[DATA LISTING — start]
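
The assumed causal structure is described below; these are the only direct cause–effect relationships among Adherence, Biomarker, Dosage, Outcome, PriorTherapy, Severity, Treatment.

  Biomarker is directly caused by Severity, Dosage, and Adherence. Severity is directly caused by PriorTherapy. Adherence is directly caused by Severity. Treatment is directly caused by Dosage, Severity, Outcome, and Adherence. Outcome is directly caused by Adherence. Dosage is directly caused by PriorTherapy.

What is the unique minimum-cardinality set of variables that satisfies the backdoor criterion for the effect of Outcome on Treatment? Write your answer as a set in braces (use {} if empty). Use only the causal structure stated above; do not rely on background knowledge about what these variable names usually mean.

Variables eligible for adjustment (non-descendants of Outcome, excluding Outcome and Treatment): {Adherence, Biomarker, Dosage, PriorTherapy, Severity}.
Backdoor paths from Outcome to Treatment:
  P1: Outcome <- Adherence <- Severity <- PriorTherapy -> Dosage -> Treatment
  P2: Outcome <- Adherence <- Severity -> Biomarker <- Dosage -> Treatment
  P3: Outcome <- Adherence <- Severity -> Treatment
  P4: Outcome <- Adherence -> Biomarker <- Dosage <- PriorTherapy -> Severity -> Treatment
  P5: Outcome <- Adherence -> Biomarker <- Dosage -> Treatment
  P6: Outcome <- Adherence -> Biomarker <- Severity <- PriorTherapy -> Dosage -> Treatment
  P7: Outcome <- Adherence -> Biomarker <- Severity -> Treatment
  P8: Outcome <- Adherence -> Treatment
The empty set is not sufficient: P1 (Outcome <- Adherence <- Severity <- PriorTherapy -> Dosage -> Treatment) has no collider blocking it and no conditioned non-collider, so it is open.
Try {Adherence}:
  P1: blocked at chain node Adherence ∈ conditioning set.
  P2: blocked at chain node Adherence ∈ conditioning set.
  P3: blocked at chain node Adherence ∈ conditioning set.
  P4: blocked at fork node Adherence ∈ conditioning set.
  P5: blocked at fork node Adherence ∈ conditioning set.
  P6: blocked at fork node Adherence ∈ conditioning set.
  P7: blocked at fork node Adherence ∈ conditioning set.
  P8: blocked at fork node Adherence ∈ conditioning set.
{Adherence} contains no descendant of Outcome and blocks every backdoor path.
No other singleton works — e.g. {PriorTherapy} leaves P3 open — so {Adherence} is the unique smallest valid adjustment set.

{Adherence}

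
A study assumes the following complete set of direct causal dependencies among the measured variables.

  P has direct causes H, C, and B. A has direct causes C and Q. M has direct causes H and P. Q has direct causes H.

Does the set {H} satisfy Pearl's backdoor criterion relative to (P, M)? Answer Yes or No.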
[DATA LISTING — finish]
WHAT TO WORK ON =>
Show every line above in which the word "among" occurs.

PROBLEM SOLUTION =>
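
The assumed causal structure is described below; these are the only direct cause–effect relationships among Adherence, Biomarker, Dosage, Outcome, PriorTherapy, Severity, Treatment.
A study assumes the following complete set of direct causal dependencies among the measured variables.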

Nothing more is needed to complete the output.